REQUIRED WORK: Restate the last part of the records below word for word, beginning at the line with "Give the optimal" and ending at the final line.

DATA FOR THE TASK:
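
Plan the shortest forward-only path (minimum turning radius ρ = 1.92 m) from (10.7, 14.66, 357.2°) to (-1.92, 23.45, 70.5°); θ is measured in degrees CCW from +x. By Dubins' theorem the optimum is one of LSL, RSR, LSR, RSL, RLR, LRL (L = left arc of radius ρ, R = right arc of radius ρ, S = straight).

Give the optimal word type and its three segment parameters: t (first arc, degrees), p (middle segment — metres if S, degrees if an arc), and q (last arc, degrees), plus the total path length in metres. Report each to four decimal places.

LSR: t = 170.8567°, p = 11.9574 m, q = 97.5567°, L = 20.9520 m

Let ψ = atan2(Δy, Δx) = atan2(8.79, -12.62) = 145.1423° be the start→goal bearing.
Normalize: d = |goal − start| / ρ = 15.379483/1.92 = 8.010147, α = (θ_start − ψ) mod 360° = 212.0577° = 3.701106 rad, β = (θ_goal − ψ) mod 360° = 285.3577° = 4.980432 rad.
Common terms: sin α = -0.530773, cos α = -0.847514, sin β = -0.964291, cos β = 0.264845, cos(α−β) = 0.287361, d² = 64.162462. Work in radians in the unit-radius frame; every candidate has L = ρ·(t + p + q).
LSL: p² = 2 + d² − 2cos(α−β) + 2d(sin α − sin β) = 72.532820; p = √p² = 8.516620; φ = atan2(cos β − cos α, d + sin α − sin β) = 0.130985 rad; t = (φ − α) mod 2π = 2.713064 rad, q = (β − φ) mod 2π = 4.849447 rad → L = 1.92·(2.713064 + 8.516620 + 4.849447) = 1.92·16.079132 = 30.871933 m
RSR: p² = 2 + d² − 2cos(α−β) + 2d(sin β − sin α) = 58.642662; p = √p² = 7.657850; φ = atan2(cos α − cos β, d − sin α + sin β) = -0.145773 rad; t = (α − φ) mod 2π = 3.846879 rad, q = (φ − β) mod 2π = 1.156980 rad → L = 1.92·(3.846879 + 7.657850 + 1.156980) = 1.92·12.661709 = 24.310481 m
LSR: p² = d² − 2 + 2cos(α−β) + 2d(sin α + sin β) = 38.785808; p = √p² = 6.227825; φ = atan2(−cos α − cos β, d + sin α + sin β) − atan2(−2, p) = 0.399933 rad; t = (φ − α) mod 2π = 2.982012 rad, q = (φ − β) mod 2π = 1.702686 rad → L = 1.92·(2.982012 + 6.227825 + 1.702686) = 1.92·10.912524 = 20.952046 m
RSL: p² = d² − 2 + 2cos(α−β) − 2d(sin α + sin β) = 86.688558; p = √p² = 9.310669; φ = atan2(cos α + cos β, d − sin α − sin β) − atan2(2, p) = -0.272815 rad; t = (α − φ) mod 2π = 3.973921 rad, q = (β − φ) mod 2π = 5.253247 rad → L = 1.92·(3.973921 + 9.310669 + 5.253247) = 1.92·18.537837 = 35.592648 m
RLR: c = (6 − d² + 2cos(α−β) + 2d(sin α − sin β))/8 = -6.330333, |c| > 1 → infeasible
LRL: c = (6 − d² + 2cos(α−β) − 2d(sin α − sin β))/8 = -8.066603, |c| > 1 → infeasible
Shortest: LSR with L = 20.952046 m ≈ 20.9520 m
Convert LSR to answer units (arcs ×180/π): t = 2.982012·180/π = 170.8567°, p = ρ·p = 1.92·6.227825 = 11.9574 m, q = 1.702686·180/π = 97.5567°, L = 20.9520 m.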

EXERCISE RESPONSE:
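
Give the optimal word type and its three segment parameters: t (first arc, degrees), p (middle segment — metres if S, degrees if an arc), and q (last arc, degrees), plus the total path length in metres. Report each to four decimal places.

LSR: t = 170.8567°, p = 11.9574 m, q = 97.5567°, L = 20.9520 m

Let ψ = atan2(Δy, Δx) = atan2(8.79, -12.62) = 145.1423° be the start→goal bearing.
Normalize: d = |goal − start| / ρ = 15.379483/1.92 = 8.010147, α = (θ_start − ψ) mod 360° = 212.0577° = 3.701106 rad, β = (θ_goal − ψ) mod 360° = 285.3577° = 4.980432 rad.
Common terms: sin α = -0.530773, cos α = -0.847514, sin β = -0.964291, cos β = 0.264845, cos(α−β) = 0.287361, d² = 64.162462. Work in radians in the unit-radius frame; every candidate has L = ρ·(t + p + q).
LSL: p² = 2 + d² − 2cos(α−β) + 2d(sin α − sin β) = 72.532820; p = √p² = 8.516620; φ = atan2(cos β − cos α, d + sin α − sin β) = 0.130985 rad; t = (φ − α) mod 2π = 2.713064 rad, q = (β − φ) mod 2π = 4.849447 rad → L = 1.92·(2.713064 + 8.516620 + 4.849447) = 1.92·16.079132 = 30.871933 m
RSR: p² = 2 + d² − 2cos(α−β) + 2d(sin β − sin α) = 58.642662; p = √p² = 7.657850; φ = atan2(cos α − cos β, d − sin α + sin β) = -0.145773 rad; t = (α − φ) mod 2π = 3.846879 rad, q = (φ − β) mod 2π = 1.156980 rad → L = 1.92·(3.846879 + 7.657850 + 1.156980) = 1.92·12.661709 = 24.310481 m
LSR: p² = d² − 2 + 2cos(α−β) + 2d(sin α + sin β) = 38.785808; p = √p² = 6.227825; φ = atan2(−cos α − cos β, d + sin α + sin β) − atan2(−2, p) = 0.399933 rad; t = (φ − α) mod 2π = 2.982012 rad, q = (φ − β) mod 2π = 1.702686 rad → L = 1.92·(2.982012 + 6.227825 + 1.702686) = 1.92·10.912524 = 20.952046 m
RSL: p² = d² − 2 + 2cos(α−β) − 2d(sin α + sin β) = 86.688558; p = √p² = 9.310669; φ = atan2(cos α + cos β, d − sin α − sin β) − atan2(2, p) = -0.272815 rad; t = (α − φ) mod 2π = 3.973921 rad, q = (β − φ) mod 2π = 5.253247 rad → L = 1.92·(3.973921 + 9.310669 + 5.253247) = 1.92·18.537837 = 35.592648 m
RLR: c = (6 − d² + 2cos(α−β) + 2d(sin α − sin β))/8 = -6.330333, |c| > 1 → infeasible
LRL: c = (6 − d² + 2cos(α−β) − 2d(sin α − sin β))/8 = -8.066603, |c| > 1 → infeasible
Shortest: LSR with L = 20.952046 m ≈ 20.9520 m
Convert LSR to answer units (arcs ×180/π): t = 2.982012·180/π = 170.8567°, p = ρ·p = 1.92·6.227825 = 11.9574 m, q = 1.702686·180/π = 97.5567°, L = 20.9520 m.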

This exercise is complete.